▶ _Assigned task_
How many lines below hold the string "satellite"? Report that number alone.

▶ _Material for the task_
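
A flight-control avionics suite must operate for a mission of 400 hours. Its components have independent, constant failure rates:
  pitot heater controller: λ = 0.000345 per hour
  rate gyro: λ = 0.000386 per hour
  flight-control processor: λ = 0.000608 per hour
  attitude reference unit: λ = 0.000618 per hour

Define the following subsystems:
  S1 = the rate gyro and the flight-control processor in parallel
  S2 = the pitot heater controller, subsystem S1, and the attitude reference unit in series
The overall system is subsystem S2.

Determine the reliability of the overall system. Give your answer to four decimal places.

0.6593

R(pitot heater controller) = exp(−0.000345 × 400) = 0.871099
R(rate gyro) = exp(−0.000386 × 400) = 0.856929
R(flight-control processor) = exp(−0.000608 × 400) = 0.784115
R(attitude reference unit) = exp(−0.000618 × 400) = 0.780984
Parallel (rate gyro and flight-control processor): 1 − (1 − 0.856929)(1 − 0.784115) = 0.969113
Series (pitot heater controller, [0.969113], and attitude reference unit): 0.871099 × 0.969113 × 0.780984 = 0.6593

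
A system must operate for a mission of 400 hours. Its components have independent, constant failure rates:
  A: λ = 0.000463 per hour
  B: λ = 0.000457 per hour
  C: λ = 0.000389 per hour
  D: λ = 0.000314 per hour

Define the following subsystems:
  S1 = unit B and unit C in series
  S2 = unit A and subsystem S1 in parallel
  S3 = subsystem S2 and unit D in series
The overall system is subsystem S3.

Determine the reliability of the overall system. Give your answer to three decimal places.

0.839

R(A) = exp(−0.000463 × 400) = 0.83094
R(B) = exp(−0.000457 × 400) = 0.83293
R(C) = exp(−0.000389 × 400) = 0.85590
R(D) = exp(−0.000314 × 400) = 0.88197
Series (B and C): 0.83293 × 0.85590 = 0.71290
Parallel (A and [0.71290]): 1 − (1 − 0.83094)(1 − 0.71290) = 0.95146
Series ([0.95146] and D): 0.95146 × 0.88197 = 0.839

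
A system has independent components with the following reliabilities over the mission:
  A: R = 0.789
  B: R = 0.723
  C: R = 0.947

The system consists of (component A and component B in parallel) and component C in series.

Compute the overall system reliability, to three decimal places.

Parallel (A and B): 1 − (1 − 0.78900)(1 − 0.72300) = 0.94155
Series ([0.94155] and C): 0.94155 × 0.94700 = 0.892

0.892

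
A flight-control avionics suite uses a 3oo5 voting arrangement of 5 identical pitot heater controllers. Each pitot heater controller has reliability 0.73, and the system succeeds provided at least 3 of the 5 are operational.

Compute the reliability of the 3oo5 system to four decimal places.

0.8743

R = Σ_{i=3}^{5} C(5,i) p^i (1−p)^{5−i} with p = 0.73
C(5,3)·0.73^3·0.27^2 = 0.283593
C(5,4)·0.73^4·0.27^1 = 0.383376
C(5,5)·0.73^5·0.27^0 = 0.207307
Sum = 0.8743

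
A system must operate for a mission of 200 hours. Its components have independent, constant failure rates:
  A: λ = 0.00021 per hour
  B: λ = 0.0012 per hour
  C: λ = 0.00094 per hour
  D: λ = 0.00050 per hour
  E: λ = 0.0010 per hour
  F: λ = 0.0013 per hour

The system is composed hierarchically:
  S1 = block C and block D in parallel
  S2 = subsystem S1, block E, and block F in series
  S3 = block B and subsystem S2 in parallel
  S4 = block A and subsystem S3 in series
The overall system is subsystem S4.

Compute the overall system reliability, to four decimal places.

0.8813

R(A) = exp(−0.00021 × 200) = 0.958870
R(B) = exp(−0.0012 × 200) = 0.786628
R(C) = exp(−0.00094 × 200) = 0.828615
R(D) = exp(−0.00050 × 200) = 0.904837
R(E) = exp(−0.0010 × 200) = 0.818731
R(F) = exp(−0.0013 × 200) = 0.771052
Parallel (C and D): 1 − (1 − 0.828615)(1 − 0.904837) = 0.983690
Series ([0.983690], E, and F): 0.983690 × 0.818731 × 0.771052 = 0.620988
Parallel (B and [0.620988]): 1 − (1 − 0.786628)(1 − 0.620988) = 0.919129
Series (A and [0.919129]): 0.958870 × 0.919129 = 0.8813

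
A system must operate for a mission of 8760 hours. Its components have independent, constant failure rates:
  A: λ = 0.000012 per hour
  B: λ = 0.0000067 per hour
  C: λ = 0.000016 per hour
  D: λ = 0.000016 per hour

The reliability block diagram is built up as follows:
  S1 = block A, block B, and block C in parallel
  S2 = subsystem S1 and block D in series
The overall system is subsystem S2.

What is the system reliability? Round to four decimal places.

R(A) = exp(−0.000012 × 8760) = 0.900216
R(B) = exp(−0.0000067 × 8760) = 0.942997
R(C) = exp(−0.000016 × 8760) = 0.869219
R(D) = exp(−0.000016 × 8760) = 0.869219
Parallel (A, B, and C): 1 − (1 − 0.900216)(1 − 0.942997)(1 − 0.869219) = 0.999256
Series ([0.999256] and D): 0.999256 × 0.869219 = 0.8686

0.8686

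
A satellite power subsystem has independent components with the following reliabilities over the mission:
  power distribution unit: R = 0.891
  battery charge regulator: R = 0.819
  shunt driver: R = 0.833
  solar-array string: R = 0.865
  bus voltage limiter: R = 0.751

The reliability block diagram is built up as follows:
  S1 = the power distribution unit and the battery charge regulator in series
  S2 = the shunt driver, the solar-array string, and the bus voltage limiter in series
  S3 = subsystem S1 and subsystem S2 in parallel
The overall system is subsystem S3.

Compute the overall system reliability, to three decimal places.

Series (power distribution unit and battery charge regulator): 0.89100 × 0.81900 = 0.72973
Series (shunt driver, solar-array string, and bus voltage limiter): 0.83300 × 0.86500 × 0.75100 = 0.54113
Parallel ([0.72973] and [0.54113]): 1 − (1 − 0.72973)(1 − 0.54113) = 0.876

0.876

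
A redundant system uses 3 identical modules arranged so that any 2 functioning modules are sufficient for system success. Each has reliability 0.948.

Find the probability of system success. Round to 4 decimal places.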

---

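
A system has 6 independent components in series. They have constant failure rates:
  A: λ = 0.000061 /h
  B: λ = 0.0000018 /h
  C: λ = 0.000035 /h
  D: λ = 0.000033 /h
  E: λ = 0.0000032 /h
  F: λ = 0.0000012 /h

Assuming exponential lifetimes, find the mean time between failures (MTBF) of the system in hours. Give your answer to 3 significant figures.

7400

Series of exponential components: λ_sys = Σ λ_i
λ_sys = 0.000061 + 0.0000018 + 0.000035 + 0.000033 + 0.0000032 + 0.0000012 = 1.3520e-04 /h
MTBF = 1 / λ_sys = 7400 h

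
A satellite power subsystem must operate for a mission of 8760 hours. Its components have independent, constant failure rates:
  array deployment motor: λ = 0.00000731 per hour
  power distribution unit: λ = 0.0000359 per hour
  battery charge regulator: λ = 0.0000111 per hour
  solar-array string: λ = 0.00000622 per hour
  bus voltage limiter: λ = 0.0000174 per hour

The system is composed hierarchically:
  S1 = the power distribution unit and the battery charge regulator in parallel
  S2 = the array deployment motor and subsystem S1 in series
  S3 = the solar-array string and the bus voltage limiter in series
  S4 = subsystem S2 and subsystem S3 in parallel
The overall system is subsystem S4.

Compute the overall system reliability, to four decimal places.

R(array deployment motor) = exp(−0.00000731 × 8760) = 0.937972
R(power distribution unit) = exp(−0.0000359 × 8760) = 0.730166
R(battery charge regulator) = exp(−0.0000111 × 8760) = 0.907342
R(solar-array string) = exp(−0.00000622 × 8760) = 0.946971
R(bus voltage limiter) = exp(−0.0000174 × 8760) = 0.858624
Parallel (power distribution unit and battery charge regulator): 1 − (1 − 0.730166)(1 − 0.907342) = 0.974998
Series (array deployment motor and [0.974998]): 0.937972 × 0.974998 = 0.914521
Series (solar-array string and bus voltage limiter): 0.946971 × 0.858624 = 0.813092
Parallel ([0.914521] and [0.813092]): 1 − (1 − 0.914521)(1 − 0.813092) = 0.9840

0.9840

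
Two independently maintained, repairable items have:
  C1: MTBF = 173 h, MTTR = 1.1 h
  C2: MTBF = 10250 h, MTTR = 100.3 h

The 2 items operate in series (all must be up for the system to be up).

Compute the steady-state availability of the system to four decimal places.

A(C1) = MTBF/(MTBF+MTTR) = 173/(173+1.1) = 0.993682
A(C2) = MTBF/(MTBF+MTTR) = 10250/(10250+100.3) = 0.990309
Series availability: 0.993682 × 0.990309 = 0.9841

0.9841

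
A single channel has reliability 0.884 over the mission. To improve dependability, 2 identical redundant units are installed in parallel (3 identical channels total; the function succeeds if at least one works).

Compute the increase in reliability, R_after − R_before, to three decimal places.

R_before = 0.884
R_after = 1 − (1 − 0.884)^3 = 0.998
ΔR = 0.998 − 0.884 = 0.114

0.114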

---

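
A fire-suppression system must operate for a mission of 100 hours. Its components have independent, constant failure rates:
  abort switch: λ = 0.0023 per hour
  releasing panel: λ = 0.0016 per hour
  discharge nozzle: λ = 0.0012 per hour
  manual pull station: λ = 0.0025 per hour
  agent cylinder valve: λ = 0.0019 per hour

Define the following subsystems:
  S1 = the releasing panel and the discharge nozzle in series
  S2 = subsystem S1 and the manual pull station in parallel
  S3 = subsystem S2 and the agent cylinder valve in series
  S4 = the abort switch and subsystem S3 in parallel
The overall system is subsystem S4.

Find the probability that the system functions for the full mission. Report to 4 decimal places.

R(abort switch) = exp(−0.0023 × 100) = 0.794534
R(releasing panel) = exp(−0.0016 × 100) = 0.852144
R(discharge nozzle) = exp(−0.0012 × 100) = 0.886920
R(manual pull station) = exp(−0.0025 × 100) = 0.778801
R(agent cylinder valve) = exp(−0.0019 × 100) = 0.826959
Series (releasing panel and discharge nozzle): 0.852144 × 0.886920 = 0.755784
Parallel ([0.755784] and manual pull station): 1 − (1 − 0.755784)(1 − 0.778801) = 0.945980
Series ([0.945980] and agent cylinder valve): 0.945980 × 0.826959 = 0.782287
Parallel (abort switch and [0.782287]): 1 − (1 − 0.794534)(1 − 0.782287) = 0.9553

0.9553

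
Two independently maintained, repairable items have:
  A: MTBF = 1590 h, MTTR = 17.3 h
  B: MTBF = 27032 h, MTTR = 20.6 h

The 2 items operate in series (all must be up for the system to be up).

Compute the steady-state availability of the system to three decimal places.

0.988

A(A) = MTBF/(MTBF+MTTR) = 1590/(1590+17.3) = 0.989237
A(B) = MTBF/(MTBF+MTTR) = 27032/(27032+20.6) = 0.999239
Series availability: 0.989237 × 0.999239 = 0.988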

▶ _Answer space_
2